• _Task details_: Word for word, return the entries listed below.

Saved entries
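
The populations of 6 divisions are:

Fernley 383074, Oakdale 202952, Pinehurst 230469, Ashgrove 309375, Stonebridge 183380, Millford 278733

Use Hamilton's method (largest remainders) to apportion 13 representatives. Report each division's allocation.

Fernley=3, Oakdale=2, Pinehurst=2, Ashgrove=3, Stonebridge=1, Millford=2

Standard divisor: 1587983 ÷ 13 ≈ 122152.538.
Standard quotas: Fernley 3.1360, Oakdale 1.6615, Pinehurst 1.8867, Ashgrove 2.5327, Stonebridge 1.5012, Millford 2.2818.
Lower quotas: Fernley 3, Oakdale 1, Pinehurst 1, Ashgrove 2, Stonebridge 1, Millford 2 (sum 10, leaving 3 seats).
Remainders in descending order: Pinehurst 0.8867, Oakdale 0.6615, Ashgrove 0.5327, Stonebridge 0.5012, Millford 0.2818, Fernley 0.1360.
The surplus seats go to Pinehurst, Oakdale, Ashgrove.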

• _Solution to this exercise_:
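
The populations of 6 divisions are:

Fernley 383074, Oakdale 202952, Pinehurst 230469, Ashgrove 309375, Stonebridge 183380, Millford 278733

Use Hamilton's method (largest remainders) to apportion 13 representatives. Report each division's allocation.

Fernley=3, Oakdale=2, Pinehurst=2, Ashgrove=3, Stonebridge=1, Millford=2

Standard divisor: 1587983 ÷ 13 ≈ 122152.538.
Standard quotas: Fernley 3.1360, Oakdale 1.6615, Pinehurst 1.8867, Ashgrove 2.5327, Stonebridge 1.5012, Millford 2.2818.
Lower quotas: Fernley 3, Oakdale 1, Pinehurst 1, Ashgrove 2, Stonebridge 1, Millford 2 (sum 10, leaving 3 seats).
Remainders in descending order: Pinehurst 0.8867, Oakdale 0.6615, Ashgrove 0.5327, Stonebridge 0.5012, Millford 0.2818, Fernley 0.1360.
The surplus seats go to Pinehurst, Oakdale, Ashgrove.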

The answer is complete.